• _HOW TO COMPLETE THIS TASK_
Look below for the line containing "The following table"; from there, print each line exactly up to and including the line containing "selectivity = 1/30", and stop.

*** Opening of DATA FOR PROCESSING ***

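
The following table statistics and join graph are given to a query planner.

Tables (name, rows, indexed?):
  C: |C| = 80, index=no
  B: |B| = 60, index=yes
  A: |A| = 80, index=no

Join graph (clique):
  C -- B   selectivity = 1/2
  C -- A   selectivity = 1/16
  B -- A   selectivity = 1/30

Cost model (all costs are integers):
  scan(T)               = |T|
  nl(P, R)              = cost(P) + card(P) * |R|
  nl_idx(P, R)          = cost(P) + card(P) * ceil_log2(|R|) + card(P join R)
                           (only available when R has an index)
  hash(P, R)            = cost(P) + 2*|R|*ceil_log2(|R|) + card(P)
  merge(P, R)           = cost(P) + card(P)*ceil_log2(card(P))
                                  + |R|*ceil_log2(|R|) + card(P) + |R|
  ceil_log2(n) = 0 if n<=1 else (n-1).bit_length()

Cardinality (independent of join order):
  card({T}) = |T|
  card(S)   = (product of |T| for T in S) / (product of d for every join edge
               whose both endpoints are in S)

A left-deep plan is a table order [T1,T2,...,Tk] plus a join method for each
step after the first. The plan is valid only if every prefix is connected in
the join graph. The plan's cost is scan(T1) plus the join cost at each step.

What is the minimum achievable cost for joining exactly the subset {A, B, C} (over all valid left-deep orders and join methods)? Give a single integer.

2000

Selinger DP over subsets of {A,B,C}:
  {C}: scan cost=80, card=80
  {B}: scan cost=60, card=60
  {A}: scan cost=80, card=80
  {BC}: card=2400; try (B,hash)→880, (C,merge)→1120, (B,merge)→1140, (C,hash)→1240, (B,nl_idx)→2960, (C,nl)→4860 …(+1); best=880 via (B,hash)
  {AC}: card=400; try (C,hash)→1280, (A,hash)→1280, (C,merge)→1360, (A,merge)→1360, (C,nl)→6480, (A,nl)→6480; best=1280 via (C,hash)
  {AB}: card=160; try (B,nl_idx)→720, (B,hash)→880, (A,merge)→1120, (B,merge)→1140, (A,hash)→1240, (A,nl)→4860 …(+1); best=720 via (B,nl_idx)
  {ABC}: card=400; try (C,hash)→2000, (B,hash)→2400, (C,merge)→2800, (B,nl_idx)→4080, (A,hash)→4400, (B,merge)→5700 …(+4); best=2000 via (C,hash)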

*** Close of DATA FOR PROCESSING ***
*** Opening of DATA FOR PROCESSING ***

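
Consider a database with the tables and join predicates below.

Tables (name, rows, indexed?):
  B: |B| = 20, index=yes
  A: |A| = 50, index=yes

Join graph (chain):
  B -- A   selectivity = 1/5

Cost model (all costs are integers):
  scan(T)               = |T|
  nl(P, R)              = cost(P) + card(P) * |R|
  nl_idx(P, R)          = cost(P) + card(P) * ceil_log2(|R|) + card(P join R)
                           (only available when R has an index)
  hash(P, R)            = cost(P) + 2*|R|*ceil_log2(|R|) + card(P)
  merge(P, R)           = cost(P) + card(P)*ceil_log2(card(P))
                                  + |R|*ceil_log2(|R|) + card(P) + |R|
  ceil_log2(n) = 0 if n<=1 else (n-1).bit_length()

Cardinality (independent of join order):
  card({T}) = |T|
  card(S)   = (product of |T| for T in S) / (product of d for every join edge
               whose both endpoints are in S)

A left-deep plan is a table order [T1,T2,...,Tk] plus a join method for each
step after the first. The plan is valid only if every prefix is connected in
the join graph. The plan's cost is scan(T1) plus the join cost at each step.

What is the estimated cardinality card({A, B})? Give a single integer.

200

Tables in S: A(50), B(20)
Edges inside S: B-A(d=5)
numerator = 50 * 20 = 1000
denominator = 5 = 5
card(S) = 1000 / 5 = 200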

*** Close of DATA FOR PROCESSING ***

• _SOLUTION_
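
The following table statistics and join graph are given to a query planner.

Tables (name, rows, indexed?):
  C: |C| = 80, index=no
  B: |B| = 60, index=yes
  A: |A| = 80, index=no

Join graph (clique):
  C -- B   selectivity = 1/2
  C -- A   selectivity = 1/16
  B -- A   selectivity = 1/30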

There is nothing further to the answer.